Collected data
-----

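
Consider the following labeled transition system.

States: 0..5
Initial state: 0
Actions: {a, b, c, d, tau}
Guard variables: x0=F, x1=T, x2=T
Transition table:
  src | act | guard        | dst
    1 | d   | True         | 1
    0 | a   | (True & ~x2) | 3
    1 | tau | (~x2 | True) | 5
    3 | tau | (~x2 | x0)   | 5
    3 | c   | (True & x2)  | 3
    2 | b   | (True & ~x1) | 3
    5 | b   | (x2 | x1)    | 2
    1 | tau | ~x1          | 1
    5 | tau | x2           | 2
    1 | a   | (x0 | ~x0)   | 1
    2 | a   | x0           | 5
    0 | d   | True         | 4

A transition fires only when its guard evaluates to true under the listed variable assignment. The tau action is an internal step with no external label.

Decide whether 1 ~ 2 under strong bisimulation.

Refine partition for ~:
  P[0] = {{0,1,2,3,4,5}}
  P[1] = {{0},{1},{2,4},{3},{5}}
Fixed point at round 2; 5 class(es).
[1]={1}  [2]={2,4}

Answer: NOT BISIMILAR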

-----

▶ _WORK ORDER_: Copy out the records above exactly.

▶ _SOLUTION BELOW_:
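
Consider the following labeled transition system.

States: 0..5
Initial state: 0
Actions: {a, b, c, d, tau}
Guard variables: x0=F, x1=T, x2=T
Transition table:
  src | act | guard        | dst
    1 | d   | True         | 1
    0 | a   | (True & ~x2) | 3
    1 | tau | (~x2 | True) | 5
    3 | tau | (~x2 | x0)   | 5
    3 | c   | (True & x2)  | 3
    2 | b   | (True & ~x1) | 3
    5 | b   | (x2 | x1)    | 2
    1 | tau | ~x1          | 1
    5 | tau | x2           | 2
    1 | a   | (x0 | ~x0)   | 1
    2 | a   | x0           | 5
    0 | d   | True         | 4

A transition fires only when its guard evaluates to true under the listed variable assignment. The tau action is an internal step with no external label.

Decide whether 1 ~ 2 under strong bisimulation.

Refine partition for ~:
  P[0] = {{0,1,2,3,4,5}}
  P[1] = {{0},{1},{2,4},{3},{5}}
Fixed point at round 2; 5 class(es).
[1]={1}  [2]={2,4}

Answer: NOT BISIMILAR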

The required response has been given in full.